[DATA FOR ANALYSIS Boundary: Start]

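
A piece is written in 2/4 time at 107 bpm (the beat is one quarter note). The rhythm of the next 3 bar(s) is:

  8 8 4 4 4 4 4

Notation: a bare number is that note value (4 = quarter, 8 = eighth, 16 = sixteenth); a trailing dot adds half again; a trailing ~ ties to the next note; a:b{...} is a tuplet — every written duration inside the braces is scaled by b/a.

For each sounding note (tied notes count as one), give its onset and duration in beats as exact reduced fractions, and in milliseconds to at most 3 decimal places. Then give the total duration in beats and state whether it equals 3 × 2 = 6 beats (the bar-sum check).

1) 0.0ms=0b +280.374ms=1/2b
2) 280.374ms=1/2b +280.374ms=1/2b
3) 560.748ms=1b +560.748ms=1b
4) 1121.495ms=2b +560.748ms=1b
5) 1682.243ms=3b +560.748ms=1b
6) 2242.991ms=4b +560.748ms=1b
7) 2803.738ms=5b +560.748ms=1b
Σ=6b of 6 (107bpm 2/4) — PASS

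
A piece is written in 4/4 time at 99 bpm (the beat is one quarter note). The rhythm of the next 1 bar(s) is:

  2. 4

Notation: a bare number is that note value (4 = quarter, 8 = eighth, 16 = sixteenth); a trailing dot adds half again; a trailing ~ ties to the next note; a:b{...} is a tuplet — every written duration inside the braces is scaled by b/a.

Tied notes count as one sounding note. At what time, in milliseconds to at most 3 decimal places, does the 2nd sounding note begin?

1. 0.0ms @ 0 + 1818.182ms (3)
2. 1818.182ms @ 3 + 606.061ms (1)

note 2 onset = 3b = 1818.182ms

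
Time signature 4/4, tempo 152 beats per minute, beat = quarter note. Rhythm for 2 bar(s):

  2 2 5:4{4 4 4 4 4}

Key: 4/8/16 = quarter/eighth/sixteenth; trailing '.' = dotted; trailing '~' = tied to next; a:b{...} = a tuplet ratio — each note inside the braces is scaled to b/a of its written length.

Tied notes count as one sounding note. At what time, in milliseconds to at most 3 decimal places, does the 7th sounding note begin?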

[DATA FOR ANALYSIS Boundary: End]

[WHAT NEEDS TO BE DONE] Each record above is to be written out again exactly.

[RESPONSE TO THIS EXERCISE]
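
A piece is written in 2/4 time at 107 bpm (the beat is one quarter note). The rhythm of the next 3 bar(s) is:

  8 8 4 4 4 4 4

Notation: a bare number is that note value (4 = quarter, 8 = eighth, 16 = sixteenth); a trailing dot adds half again; a trailing ~ ties to the next note; a:b{...} is a tuplet — every written duration inside the braces is scaled by b/a.

For each sounding note (tied notes count as one), give its onset and duration in beats as exact reduced fractions, and in milliseconds to at most 3 decimal places. Then give the total duration in beats and state whether it equals 3 × 2 = 6 beats (the bar-sum check).

1) 0.0ms=0b +280.374ms=1/2b
2) 280.374ms=1/2b +280.374ms=1/2b
3) 560.748ms=1b +560.748ms=1b
4) 1121.495ms=2b +560.748ms=1b
5) 1682.243ms=3b +560.748ms=1b
6) 2242.991ms=4b +560.748ms=1b
7) 2803.738ms=5b +560.748ms=1b
Σ=6b of 6 (107bpm 2/4) — PASS

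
A piece is written in 4/4 time at 99 bpm (the beat is one quarter note). The rhythm of the next 1 bar(s) is:

  2. 4

Notation: a bare number is that note value (4 = quarter, 8 = eighth, 16 = sixteenth); a trailing dot adds half again; a trailing ~ ties to the next note; a:b{...} is a tuplet — every written duration inside the braces is scaled by b/a.

Tied notes count as one sounding note. At what time, in milliseconds to at most 3 decimal places, does the 2nd sounding note begin?

1. 0.0ms @ 0 + 1818.182ms (3)
2. 1818.182ms @ 3 + 606.061ms (1)

note 2 onset = 3b = 1818.182ms

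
Time signature 4/4, tempo 152 beats per minute, beat = quarter note. Rhythm for 2 bar(s):

  2 2 5:4{4 4 4 4 4}

Key: 4/8/16 = quarter/eighth/sixteenth; trailing '.' = dotted; trailing '~' = tied to next; a:b{...} = a tuplet ratio — each note inside the braces is scaled to b/a of its written length.

Tied notes count as one sounding note. At what time, in milliseconds to at most 3 decimal places, does the 7th sounding note begin?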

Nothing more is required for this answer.